Instructions for the task:
Wherever a line of the records contains "region", copy that line.

Exercise materials:
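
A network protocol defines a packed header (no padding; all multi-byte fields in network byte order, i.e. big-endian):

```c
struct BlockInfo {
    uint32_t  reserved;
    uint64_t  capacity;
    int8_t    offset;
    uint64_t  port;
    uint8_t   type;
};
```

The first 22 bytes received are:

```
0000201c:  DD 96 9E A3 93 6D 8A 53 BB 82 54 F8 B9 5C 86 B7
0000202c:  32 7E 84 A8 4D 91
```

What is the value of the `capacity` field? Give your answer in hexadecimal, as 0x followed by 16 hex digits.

`capacity` follows `reserved` (4 bytes), so it starts at byte offset 4 and occupies 8 bytes.
Bytes at offsets 4..11: 93 6D 8A 53 BB 82 54 F8.
Big-endian: lowest address holds the most-significant byte.
The bytes are already most-significant first: 0x936D8A53BB8254F8.

0x936D8A53BB8254F8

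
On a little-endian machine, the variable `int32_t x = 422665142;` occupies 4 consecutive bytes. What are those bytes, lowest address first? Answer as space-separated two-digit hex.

422665142 in hexadecimal, padded to 32 bits, is 0x19315BB6.
Split into bytes (most-significant first): 19 31 5B B6.
Little-endian stores the least-significant byte at the lowest address.
So at ascending addresses the bytes are B6 5B 31 19.

B6 5B 31 19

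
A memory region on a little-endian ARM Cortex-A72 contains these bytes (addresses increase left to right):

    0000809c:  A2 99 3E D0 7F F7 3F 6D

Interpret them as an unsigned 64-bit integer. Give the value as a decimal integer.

Little-endian stores the least-significant byte at the lowest address.
Reassemble most-significant byte first: 6D 3F F7 7F D0 3E 99 A2 → 0x6D3FF77FD03E99A2.
0x6D3FF77FD03E99A2 = 7872282801993587106.

7872282801993587106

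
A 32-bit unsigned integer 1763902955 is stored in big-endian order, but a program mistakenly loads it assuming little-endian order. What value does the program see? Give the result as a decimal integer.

1763902955 in 32-bit hexadecimal is 0x692305EB.
Stored big-endian, the bytes at ascending addresses are 69 23 05 EB.
Read back as little-endian, the first byte is least significant, giving 0xEB052369.
0xEB052369 = 3942982505.

3942982505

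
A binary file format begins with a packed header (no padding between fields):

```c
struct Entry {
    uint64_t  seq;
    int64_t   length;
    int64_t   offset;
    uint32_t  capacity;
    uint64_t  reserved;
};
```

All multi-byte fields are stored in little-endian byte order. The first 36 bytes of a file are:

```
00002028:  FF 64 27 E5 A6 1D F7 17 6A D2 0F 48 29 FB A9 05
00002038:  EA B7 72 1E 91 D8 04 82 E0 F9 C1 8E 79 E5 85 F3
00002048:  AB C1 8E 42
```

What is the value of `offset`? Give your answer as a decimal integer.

`offset` follows `seq` (8 B), `length` (8 B), so it starts at offset 8 + 8 = 16 and occupies 8 bytes.
Bytes at offsets 16..23: EA B7 72 1E 91 D8 04 82.
Little-endian: lowest address holds the least-significant byte.
Reassemble most-significant byte first: 82 04 D8 91 1E 72 B7 EA → 0x8204D8911E72B7EA.
Top bit is set, so as a signed 64-bit value this is 0x8204D8911E72B7EA − 2^64 = -9077892831079385110.

-9077892831079385110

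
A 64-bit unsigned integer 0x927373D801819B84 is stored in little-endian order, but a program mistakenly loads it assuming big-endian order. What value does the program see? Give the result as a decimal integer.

9555372879323034514

Stored little-endian, the bytes at ascending addresses are 84 9B 81 01 D8 73 73 92.
Read back as big-endian, the last byte is least significant, giving 0x849B8101D8737392.
0x849B8101D8737392 = 9555372879323034514.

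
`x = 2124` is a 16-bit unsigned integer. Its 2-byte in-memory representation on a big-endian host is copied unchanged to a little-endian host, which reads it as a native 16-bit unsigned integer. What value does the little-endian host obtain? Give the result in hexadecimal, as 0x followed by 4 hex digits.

2124 in 16-bit hexadecimal is 0x084C.
Stored big-endian, the bytes at ascending addresses are 08 4C.
Read back as little-endian, the first byte is least significant, giving 0x4C08.

0x4C08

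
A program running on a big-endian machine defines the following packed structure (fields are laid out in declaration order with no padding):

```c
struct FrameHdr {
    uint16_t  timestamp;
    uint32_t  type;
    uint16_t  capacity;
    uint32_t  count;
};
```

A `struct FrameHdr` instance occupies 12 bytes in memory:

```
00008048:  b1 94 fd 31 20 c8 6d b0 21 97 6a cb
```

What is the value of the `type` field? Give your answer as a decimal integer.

4247855304

`type` follows `timestamp` (2 bytes), so it starts at byte offset 2 and occupies 4 bytes.
Bytes at offsets 2..5: FD 31 20 C8.
Big-endian: lowest address holds the most-significant byte.
The bytes are already most-significant first: 0xFD3120C8.
0xFD3120C8 = 4247855304.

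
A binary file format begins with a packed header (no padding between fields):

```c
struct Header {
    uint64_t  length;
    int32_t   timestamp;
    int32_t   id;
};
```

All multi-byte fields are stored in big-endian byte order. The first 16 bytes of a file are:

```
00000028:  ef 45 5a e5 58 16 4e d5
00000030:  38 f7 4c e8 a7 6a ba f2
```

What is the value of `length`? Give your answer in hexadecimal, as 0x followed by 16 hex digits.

0xEF455AE558164ED5

`length` is the first field, at byte offset 0, occupying 8 bytes.
Bytes at offsets 0..7: EF 45 5A E5 58 16 4E D5.
Big-endian: lowest address holds the most-significant byte.
The bytes are already most-significant first: 0xEF455AE558164ED5.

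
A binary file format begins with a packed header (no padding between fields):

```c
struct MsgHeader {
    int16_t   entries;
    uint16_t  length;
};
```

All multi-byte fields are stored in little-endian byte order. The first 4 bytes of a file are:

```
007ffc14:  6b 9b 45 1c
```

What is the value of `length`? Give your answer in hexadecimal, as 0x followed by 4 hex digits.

0x1C45

`length` follows `entries` (2 bytes), so it starts at byte offset 2 and occupies 2 bytes.
Bytes at offsets 2..3: 45 1C.
Little-endian stores the least-significant byte at the lowest address.
Reassemble most-significant byte first: 1C 45 → 0x1C45.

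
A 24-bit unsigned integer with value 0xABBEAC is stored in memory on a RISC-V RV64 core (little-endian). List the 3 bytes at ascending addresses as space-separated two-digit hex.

Split into bytes (most-significant first): AB BE AC.
Little-endian stores the least-significant byte at the lowest address.
So at ascending addresses the bytes are AC BE AB.

AC BE AB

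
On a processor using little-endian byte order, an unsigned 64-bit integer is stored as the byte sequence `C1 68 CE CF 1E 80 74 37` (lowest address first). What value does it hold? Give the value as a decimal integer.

3995959639208257729

Little-endian: lowest address holds the least-significant byte.
Reassemble most-significant byte first: 37 74 80 1E CF CE 68 C1 → 0x3774801ECFCE68C1.
0x3774801ECFCE68C1 = 3995959639208257729.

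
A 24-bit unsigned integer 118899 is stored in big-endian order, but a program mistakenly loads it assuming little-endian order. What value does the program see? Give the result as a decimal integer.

7589889

118899 in 24-bit hexadecimal is 0x01D073.
Stored big-endian, the bytes at ascending addresses are 01 D0 73.
Read back as little-endian, the first byte is least significant, giving 0x73D001.
0x73D001 = 7589889.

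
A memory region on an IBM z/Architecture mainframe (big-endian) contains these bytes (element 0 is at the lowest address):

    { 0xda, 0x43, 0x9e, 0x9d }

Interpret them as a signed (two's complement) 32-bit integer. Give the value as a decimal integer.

Big-endian stores the most-significant byte at the lowest address.
The bytes are already most-significant first: 0xDA439E9D.
Top bit is set, so as a signed 32-bit value this is 0xDA439E9D − 2^32 = -633102691.

-633102691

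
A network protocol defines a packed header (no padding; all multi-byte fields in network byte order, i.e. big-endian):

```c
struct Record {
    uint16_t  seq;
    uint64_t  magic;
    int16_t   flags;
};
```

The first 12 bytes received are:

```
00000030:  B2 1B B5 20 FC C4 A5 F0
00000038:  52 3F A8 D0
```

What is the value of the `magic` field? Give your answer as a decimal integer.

13051709641647477311

`magic` follows `seq` (2 bytes), so it starts at byte offset 2 and occupies 8 bytes.
Bytes at offsets 2..9: B5 20 FC C4 A5 F0 52 3F.
In big-endian order the high byte comes first in memory.
The bytes are already most-significant first: 0xB520FCC4A5F0523F.
0xB520FCC4A5F0523F = 13051709641647477311.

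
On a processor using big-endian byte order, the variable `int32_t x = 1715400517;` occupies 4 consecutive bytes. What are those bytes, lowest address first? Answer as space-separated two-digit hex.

66 3E EF 45

1715400517 in hexadecimal, padded to 32 bits, is 0x663EEF45.
Split into bytes (most-significant first): 66 3E EF 45.
Big-endian: lowest address holds the most-significant byte.
So the memory order matches the most-significant-first order: 66 3E EF 45.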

Output of the exercise:
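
A memory region on a little-endian ARM Cortex-A72 contains these bytes (addresses increase left to right):
A memory region on an IBM z/Architecture mainframe (big-endian) contains these bytes (element 0 is at the lowest address):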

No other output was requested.